ABOUT THIS TASK:
Only the final stretch of the data is wanted: reproduce the line containing "d/dv [8*v - 10] = 8" and each line after it, exactly.

RECORDS TO PROCESS:
____

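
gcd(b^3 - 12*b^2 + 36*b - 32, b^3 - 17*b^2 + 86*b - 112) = b^2 - 10*b + 16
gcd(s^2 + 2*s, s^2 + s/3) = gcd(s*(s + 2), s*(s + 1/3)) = s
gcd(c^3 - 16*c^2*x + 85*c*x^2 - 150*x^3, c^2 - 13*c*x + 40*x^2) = -c + 5*x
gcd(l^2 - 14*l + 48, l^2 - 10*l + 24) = l - 6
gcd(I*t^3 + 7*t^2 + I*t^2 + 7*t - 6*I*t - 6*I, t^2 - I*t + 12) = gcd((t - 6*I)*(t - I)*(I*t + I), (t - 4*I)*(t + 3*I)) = 1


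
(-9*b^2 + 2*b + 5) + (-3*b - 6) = -9*b^2 - b - 1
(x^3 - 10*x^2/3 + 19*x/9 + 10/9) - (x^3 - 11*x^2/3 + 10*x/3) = x^2/3 - 11*x/9 + 10/9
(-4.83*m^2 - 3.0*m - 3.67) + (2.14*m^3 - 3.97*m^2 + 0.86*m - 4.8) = 2.14*m^3 - 8.8*m^2 - 2.14*m - 8.47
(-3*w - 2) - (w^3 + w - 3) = -w^3 - 4*w + 1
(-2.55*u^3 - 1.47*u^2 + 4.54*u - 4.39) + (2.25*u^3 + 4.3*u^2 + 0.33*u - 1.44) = -0.3*u^3 + 2.83*u^2 + 4.87*u - 5.83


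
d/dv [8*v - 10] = 8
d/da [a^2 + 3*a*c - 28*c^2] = 2*a + 3*c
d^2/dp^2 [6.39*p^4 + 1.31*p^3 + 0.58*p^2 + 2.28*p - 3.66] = 76.68*p^2 + 7.86*p + 1.16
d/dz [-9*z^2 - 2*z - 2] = -18*z - 2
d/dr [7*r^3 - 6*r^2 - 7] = 3*r*(7*r - 4)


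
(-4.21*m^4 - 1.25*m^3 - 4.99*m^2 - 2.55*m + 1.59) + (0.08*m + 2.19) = -4.21*m^4 - 1.25*m^3 - 4.99*m^2 - 2.47*m + 3.78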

____

WRITTEN SOLUTION:
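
d/dv [8*v - 10] = 8
d/da [a^2 + 3*a*c - 28*c^2] = 2*a + 3*c
d^2/dp^2 [6.39*p^4 + 1.31*p^3 + 0.58*p^2 + 2.28*p - 3.66] = 76.68*p^2 + 7.86*p + 1.16
d/dz [-9*z^2 - 2*z - 2] = -18*z - 2
d/dr [7*r^3 - 6*r^2 - 7] = 3*r*(7*r - 4)


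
(-4.21*m^4 - 1.25*m^3 - 4.99*m^2 - 2.55*m + 1.59) + (0.08*m + 2.19) = -4.21*m^4 - 1.25*m^3 - 4.99*m^2 - 2.47*m + 3.78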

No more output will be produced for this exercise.